## DATA SUPPLIED
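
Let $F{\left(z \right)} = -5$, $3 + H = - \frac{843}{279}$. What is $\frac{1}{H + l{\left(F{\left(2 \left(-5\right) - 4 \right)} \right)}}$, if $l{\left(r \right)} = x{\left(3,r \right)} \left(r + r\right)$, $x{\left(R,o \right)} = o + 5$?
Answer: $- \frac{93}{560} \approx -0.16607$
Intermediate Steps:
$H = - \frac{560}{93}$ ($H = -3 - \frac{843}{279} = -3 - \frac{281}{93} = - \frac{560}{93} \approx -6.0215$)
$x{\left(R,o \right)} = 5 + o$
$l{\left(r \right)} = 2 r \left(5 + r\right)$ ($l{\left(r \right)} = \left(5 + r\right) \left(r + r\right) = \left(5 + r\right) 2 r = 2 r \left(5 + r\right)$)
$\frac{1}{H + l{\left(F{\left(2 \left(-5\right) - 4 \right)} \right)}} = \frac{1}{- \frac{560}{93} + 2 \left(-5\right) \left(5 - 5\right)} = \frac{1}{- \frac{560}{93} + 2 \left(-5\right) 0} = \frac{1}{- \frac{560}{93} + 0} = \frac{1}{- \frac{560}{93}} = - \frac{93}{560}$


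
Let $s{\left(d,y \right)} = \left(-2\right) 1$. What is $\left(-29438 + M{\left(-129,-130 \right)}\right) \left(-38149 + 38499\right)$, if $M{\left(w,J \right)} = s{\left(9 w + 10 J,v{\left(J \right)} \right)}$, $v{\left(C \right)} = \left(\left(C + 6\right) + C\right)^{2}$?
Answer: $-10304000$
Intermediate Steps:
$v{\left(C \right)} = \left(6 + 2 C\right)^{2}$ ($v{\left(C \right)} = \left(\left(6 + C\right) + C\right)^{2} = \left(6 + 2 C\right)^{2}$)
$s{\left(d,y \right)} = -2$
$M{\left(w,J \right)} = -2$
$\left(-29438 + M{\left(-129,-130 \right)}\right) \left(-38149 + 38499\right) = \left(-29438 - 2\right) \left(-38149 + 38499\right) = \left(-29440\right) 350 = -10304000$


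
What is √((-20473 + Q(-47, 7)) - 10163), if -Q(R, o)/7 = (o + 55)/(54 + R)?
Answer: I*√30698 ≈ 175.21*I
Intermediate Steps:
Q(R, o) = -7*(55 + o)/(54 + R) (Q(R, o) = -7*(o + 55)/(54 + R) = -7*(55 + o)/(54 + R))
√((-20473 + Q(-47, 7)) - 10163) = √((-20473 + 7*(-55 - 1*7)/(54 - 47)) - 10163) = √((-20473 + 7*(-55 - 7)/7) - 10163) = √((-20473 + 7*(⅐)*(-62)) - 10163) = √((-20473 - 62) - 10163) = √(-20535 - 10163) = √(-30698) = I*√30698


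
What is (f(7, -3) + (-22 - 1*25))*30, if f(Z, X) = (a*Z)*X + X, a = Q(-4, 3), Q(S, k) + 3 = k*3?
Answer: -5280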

* * *

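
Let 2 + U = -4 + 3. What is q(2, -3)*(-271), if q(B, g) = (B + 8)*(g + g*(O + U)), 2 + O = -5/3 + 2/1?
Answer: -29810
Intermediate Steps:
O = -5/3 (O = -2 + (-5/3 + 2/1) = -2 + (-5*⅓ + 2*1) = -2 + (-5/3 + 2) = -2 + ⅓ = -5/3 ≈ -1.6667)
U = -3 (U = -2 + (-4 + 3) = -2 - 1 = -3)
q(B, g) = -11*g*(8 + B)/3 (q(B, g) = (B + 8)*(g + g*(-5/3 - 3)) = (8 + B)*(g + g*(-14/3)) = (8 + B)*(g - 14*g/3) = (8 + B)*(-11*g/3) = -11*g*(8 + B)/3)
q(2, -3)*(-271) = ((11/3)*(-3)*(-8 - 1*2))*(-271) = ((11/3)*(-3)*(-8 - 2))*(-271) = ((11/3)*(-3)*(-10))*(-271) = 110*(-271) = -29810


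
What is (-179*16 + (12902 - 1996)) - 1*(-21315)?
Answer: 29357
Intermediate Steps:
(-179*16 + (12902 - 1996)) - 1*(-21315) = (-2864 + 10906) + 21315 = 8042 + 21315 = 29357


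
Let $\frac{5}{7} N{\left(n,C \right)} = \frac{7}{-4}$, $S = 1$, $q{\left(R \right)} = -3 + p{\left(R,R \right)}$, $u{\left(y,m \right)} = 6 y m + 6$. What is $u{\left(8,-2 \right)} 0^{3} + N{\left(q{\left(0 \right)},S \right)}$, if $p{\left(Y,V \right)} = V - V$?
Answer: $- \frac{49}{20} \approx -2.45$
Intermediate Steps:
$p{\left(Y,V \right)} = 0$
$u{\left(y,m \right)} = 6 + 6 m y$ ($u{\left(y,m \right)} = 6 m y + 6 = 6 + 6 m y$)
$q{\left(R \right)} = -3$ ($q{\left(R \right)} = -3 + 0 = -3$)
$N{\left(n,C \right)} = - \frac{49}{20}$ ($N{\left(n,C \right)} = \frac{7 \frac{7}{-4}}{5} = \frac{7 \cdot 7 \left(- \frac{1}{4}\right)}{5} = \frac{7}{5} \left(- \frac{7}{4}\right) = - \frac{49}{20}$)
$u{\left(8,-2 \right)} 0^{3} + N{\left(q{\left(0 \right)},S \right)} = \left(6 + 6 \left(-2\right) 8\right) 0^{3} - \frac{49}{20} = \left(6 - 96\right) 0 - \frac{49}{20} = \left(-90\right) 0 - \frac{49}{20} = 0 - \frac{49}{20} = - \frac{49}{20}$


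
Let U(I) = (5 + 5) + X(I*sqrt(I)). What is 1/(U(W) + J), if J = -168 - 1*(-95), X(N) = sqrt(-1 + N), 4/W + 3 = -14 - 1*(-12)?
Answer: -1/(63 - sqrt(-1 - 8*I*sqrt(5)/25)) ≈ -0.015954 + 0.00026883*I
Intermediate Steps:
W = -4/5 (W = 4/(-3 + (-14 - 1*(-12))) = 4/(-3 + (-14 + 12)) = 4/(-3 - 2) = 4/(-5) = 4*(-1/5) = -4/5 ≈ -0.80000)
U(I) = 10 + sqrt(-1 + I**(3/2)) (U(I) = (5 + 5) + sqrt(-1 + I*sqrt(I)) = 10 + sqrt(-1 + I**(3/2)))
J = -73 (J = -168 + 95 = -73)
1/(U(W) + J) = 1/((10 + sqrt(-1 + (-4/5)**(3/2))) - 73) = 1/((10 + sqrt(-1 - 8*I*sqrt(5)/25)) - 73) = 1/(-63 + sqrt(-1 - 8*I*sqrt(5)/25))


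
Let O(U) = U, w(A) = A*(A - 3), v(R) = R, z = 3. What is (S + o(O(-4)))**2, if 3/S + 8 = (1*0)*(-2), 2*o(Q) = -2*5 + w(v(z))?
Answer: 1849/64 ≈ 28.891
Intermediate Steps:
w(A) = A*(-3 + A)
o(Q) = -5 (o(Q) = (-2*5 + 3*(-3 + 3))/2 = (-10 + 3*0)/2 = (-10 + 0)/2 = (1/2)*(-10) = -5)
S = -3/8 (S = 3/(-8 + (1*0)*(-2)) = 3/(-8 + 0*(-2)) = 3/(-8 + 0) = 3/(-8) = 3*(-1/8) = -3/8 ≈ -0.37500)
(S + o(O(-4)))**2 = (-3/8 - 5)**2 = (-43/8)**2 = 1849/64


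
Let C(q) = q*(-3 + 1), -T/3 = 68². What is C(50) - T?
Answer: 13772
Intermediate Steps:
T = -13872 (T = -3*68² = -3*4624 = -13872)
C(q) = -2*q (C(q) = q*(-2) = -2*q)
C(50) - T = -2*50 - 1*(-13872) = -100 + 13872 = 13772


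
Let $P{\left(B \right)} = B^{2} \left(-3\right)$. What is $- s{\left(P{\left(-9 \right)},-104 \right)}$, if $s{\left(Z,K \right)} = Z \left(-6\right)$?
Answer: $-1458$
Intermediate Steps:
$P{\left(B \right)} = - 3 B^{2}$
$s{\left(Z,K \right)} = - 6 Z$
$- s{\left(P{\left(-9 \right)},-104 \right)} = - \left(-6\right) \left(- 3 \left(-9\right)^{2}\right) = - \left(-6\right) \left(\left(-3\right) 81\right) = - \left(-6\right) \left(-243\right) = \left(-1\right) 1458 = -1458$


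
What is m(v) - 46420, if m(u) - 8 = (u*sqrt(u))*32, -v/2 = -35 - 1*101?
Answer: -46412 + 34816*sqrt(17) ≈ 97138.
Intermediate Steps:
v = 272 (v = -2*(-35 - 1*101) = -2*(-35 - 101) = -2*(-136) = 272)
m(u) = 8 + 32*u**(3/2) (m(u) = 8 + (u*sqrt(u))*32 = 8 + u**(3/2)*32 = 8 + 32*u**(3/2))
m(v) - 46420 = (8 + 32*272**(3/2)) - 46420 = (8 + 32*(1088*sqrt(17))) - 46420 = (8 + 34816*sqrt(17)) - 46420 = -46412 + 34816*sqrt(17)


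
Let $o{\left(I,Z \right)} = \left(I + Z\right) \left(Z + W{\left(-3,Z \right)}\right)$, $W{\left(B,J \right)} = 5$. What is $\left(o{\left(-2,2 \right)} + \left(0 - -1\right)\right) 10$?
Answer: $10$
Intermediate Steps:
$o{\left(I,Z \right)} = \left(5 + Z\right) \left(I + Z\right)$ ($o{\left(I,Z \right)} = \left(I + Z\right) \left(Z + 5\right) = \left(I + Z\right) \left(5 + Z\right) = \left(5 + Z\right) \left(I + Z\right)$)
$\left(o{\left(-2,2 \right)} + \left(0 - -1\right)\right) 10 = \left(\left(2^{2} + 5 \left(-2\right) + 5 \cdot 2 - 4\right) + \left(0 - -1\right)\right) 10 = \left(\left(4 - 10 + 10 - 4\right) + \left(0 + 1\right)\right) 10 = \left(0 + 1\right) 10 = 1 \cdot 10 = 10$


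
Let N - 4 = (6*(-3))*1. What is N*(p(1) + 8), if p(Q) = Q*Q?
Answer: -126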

## WHAT THE TASK REQUIRES
Give again, word for word, every line of the listing above from the one with "1$. What is" to the one with "Answer: I*√30698 ≈ 175.21*I", both inclusive, and nothing beyond them.

## SOLUTION
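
Let $s{\left(d,y \right)} = \left(-2\right) 1$. What is $\left(-29438 + M{\left(-129,-130 \right)}\right) \left(-38149 + 38499\right)$, if $M{\left(w,J \right)} = s{\left(9 w + 10 J,v{\left(J \right)} \right)}$, $v{\left(C \right)} = \left(\left(C + 6\right) + C\right)^{2}$?
Answer: $-10304000$
Intermediate Steps:
$v{\left(C \right)} = \left(6 + 2 C\right)^{2}$ ($v{\left(C \right)} = \left(\left(6 + C\right) + C\right)^{2} = \left(6 + 2 C\right)^{2}$)
$s{\left(d,y \right)} = -2$
$M{\left(w,J \right)} = -2$
$\left(-29438 + M{\left(-129,-130 \right)}\right) \left(-38149 + 38499\right) = \left(-29438 - 2\right) \left(-38149 + 38499\right) = \left(-29440\right) 350 = -10304000$


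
What is √((-20473 + Q(-47, 7)) - 10163), if -Q(R, o)/7 = (o + 55)/(54 + R)?
Answer: I*√30698 ≈ 175.21*I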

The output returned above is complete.